Excerpted data:
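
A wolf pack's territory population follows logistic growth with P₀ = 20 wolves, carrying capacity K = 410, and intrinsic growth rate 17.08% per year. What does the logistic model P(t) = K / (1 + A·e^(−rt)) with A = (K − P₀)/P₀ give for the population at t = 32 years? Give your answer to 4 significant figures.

≈ 378.8 wolves

A = (410 − 20)/20 = 19.5
P(32) = 410 / (1 + 19.5·e^(−0.1708·32)) = 410 / (1 + 19.5·0.00423)
= 410 / 1.08248 ≈ 378.76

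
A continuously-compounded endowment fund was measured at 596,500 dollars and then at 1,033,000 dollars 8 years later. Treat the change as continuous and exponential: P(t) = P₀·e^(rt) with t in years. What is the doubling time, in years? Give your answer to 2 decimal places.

doubling time ≈ 10.10 years

r = ln(1033000/596500) / 8 = ln(1.73177) / 8 ≈ 0.068643 per year
doubling time = ln 2 / |r| = 0.69315 / 0.068643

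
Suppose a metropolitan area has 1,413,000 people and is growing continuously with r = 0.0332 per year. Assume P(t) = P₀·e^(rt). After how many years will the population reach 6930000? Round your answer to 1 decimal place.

t ≈ 47.9 years

6930000 = 1413000 · e^(0.0332·t)
t = ln(6930000/1413000) / 0.0332 = ln(4.90446) / 0.0332 = 1.59014 / 0.0332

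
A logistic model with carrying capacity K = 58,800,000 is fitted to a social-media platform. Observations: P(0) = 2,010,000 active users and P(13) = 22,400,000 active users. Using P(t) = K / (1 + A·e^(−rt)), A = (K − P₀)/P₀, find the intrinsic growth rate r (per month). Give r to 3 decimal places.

r ≈ 0.220 per month

A = (58800000 − 2010000)/2010000 = 28.25373
22400000 = 58800000/(1 + 28.25373·e^(−r·13)) → e^(−13r) = (2.625 − 1)/28.25373 = 0.057515
r = −ln(0.057515)/13 = 2.85572/13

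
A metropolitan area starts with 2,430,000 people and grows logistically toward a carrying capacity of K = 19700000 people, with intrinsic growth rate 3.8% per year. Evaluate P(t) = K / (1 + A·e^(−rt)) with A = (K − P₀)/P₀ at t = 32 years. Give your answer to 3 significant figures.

A = (19700000 − 2430000)/2430000 = 7.107
P(32) = 19700000 / (1 + 7.107·e^(−0.038·32)) = 19700000 / (1 + 7.107·0.296413)
= 19700000 / 3.10661 ≈ 6341319.04

≈ 6,340,000 people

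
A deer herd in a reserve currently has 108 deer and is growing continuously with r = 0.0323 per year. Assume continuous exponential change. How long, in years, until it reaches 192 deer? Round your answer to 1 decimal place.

192 = 108 · e^(0.0323·t)
t = ln(192/108) / 0.0323 = ln(1.77778) / 0.0323 = 0.57536 / 0.0323

t ≈ 17.8 years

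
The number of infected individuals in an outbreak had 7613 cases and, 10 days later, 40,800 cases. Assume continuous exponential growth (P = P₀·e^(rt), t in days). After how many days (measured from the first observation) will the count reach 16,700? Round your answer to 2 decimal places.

r = ln(40800/7613) / 10 ≈ 0.167882 per day
t = ln(16700/7613) / r = 0.78555 / 0.167882 ≈ 4.679

t ≈ 4.68 days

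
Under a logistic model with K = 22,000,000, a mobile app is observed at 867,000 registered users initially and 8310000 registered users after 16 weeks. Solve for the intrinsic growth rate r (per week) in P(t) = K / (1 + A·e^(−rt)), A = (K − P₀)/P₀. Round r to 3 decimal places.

r ≈ 0.168 per week

A = (22000000 − 867000)/867000 = 24.37486
8310000 = 22000000/(1 + 24.37486·e^(−r·16)) → e^(−16r) = (2.64741 − 1)/24.37486 = 0.067587
r = −ln(0.067587)/16 = 2.69435/16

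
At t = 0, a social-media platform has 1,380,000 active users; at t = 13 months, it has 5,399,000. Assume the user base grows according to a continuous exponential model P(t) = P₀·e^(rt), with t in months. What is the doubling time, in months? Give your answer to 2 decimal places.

doubling time ≈ 6.61 months

r = ln(5399000/1380000) / 13 = ln(3.91232) / 13 ≈ 0.104933 per month
doubling time = ln 2 / |r| = 0.69315 / 0.104933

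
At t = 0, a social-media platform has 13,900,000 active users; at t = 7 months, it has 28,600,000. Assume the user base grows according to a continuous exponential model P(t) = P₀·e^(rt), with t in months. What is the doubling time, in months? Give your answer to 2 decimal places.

doubling time ≈ 6.72 months

r = ln(28600000/13900000) / 7 = ln(2.05755) / 7 ≈ 0.103074 per month
doubling time = ln 2 / |r| = 0.69315 / 0.103074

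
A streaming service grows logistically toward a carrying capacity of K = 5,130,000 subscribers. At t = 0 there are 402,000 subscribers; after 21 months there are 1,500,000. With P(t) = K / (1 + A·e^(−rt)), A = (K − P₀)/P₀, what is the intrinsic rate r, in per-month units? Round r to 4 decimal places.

r ≈ 0.0753 per month

A = (5130000 − 402000)/402000 = 11.76119
1500000 = 5130000/(1 + 11.76119·e^(−r·21)) → e^(−21r) = (3.42 − 1)/11.76119 = 0.205761
r = −ln(0.205761)/21 = 1.58104/21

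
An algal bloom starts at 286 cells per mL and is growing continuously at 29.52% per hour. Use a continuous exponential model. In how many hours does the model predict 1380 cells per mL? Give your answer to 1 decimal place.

1380 = 286 · e^(0.2952·t)
t = ln(1380/286) / 0.2952 = ln(4.82517) / 0.2952 = 1.57385 / 0.2952

t ≈ 5.3 hours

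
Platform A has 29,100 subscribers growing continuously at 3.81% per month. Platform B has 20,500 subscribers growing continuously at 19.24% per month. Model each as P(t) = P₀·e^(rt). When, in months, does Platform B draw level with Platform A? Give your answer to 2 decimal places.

29100·e^(0.0381t) = 20500·e^(0.1924t)
29100/20500 = e^((0.1924 − 0.0381)t) → ln(1.41951) = 0.1543·t
t = 0.35031 / 0.1543

t ≈ 2.27 months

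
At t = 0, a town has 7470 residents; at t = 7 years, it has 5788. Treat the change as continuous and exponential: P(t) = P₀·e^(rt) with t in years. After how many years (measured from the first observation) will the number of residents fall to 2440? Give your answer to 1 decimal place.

r = ln(5788/7470) / 7 ≈ -0.036444 per year
t = ln(2440/7470) / r = -1.1189 / -0.036444 ≈ 30.702

t ≈ 30.7 years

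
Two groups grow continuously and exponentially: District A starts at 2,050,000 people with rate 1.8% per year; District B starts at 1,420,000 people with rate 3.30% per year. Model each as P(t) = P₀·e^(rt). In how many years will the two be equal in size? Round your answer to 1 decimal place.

t ≈ 24.5 years

2050000·e^(0.018t) = 1420000·e^(0.033t)
2050000/1420000 = e^((0.033 − 0.018)t) → ln(1.44366) = 0.015·t
t = 0.36718 / 0.015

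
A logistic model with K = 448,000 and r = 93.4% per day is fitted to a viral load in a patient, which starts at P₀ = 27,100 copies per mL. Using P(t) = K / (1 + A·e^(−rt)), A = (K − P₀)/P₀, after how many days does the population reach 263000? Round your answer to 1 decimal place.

A = (448000 − 27100)/27100 = 15.53137
263000 = 448000/(1 + 15.53137·e^(−0.934t)) → 1 + 15.53137·e^(−0.934t) = 1.70342
e^(−0.934t) = 0.04529 → t = ln(22.07972)/0.934 = 3.09466/0.934

t ≈ 3.3 days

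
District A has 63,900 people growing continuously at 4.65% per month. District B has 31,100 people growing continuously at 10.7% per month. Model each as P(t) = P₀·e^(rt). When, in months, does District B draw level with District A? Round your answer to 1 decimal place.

t ≈ 11.9 months

63900·e^(0.0465t) = 31100·e^(0.107t)
63900/31100 = e^((0.107 − 0.0465)t) → ln(2.05466) = 0.0605·t
t = 0.72011 / 0.0605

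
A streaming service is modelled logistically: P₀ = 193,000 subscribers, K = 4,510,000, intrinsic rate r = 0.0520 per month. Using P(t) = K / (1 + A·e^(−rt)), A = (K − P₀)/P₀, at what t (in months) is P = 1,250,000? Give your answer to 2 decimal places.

A = (4510000 − 193000)/193000 = 22.36788
1250000 = 4510000/(1 + 22.36788·e^(−0.052t)) → 1 + 22.36788·e^(−0.052t) = 3.608
e^(−0.052t) = 0.116596 → t = ln(8.57664)/0.052 = 2.14904/0.052

t ≈ 41.33 months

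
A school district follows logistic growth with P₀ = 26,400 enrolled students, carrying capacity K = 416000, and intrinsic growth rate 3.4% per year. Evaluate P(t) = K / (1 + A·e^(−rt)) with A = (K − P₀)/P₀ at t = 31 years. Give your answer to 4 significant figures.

≈ 67,710 enrolled students

A = (416000 − 26400)/26400 = 14.75758
P(31) = 416000 / (1 + 14.75758·e^(−0.034·31)) = 416000 / (1 + 14.75758·0.348541)
= 416000 / 6.14362 ≈ 67712.55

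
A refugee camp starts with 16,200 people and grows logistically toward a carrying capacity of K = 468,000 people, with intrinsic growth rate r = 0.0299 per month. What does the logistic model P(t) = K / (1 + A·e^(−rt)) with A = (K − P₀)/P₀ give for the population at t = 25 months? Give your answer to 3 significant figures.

A = (468000 − 16200)/16200 = 27.88889
P(25) = 468000 / (1 + 27.88889·e^(−0.0299·25)) = 468000 / (1 + 27.88889·0.473549)
= 468000 / 14.20675 ≈ 32942.08

≈ 32,900 people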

About this task: Every line from the one containing "A refugee camp" to the close of the records must be reproduced exactly. Include both ends and nothing more.

Written solution:
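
A refugee camp starts with 16,200 people and grows logistically toward a carrying capacity of K = 468,000 people, with intrinsic growth rate r = 0.0299 per month. What does the logistic model P(t) = K / (1 + A·e^(−rt)) with A = (K − P₀)/P₀ give for the population at t = 25 months? Give your answer to 3 significant figures.

A = (468000 − 16200)/16200 = 27.88889
P(25) = 468000 / (1 + 27.88889·e^(−0.0299·25)) = 468000 / (1 + 27.88889·0.473549)
= 468000 / 14.20675 ≈ 32942.08

≈ 32,900 people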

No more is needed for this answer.